- What you have to do: Please copy out each line of the entries in which "form" appears.

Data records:
┌────────

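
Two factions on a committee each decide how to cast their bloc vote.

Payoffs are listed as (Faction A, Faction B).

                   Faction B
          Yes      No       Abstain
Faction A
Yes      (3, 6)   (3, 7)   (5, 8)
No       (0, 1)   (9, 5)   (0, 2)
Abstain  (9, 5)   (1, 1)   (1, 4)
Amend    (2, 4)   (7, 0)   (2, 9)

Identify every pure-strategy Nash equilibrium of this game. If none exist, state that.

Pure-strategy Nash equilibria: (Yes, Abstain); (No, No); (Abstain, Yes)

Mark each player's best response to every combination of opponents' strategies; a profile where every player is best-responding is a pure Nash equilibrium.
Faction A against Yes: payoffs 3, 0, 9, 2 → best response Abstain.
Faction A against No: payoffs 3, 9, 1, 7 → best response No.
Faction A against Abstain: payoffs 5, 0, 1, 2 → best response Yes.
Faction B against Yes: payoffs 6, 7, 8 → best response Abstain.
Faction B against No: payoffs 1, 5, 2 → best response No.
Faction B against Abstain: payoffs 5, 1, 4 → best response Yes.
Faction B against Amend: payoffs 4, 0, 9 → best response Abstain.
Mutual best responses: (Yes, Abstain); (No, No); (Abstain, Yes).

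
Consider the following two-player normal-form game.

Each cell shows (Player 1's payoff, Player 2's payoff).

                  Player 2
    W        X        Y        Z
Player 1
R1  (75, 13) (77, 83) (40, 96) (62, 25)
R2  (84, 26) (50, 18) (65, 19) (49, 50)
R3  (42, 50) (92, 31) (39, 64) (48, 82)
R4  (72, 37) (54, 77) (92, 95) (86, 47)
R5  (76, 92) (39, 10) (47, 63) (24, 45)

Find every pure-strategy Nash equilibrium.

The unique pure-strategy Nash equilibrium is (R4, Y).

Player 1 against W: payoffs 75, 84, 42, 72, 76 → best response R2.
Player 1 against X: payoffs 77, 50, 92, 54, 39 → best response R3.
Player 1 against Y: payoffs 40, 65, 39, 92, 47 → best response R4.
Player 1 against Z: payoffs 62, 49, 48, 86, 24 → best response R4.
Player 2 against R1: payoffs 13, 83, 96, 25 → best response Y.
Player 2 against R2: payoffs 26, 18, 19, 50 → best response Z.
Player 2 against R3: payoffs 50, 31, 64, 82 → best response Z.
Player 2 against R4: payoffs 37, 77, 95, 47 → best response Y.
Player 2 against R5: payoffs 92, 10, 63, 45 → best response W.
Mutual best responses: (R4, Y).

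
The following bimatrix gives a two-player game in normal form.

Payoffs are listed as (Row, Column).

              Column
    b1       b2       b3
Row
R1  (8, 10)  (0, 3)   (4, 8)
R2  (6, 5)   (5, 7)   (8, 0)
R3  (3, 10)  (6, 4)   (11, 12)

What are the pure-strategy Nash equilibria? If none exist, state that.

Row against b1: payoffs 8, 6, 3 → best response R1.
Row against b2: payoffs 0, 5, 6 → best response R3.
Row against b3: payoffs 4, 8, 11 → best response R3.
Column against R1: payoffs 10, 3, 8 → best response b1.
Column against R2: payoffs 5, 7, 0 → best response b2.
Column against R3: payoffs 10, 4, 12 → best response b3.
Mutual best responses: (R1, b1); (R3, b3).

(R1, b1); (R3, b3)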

└────────

- Completed exercise:
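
Consider the following two-player normal-form game.
The following bimatrix gives a two-player game in normal form.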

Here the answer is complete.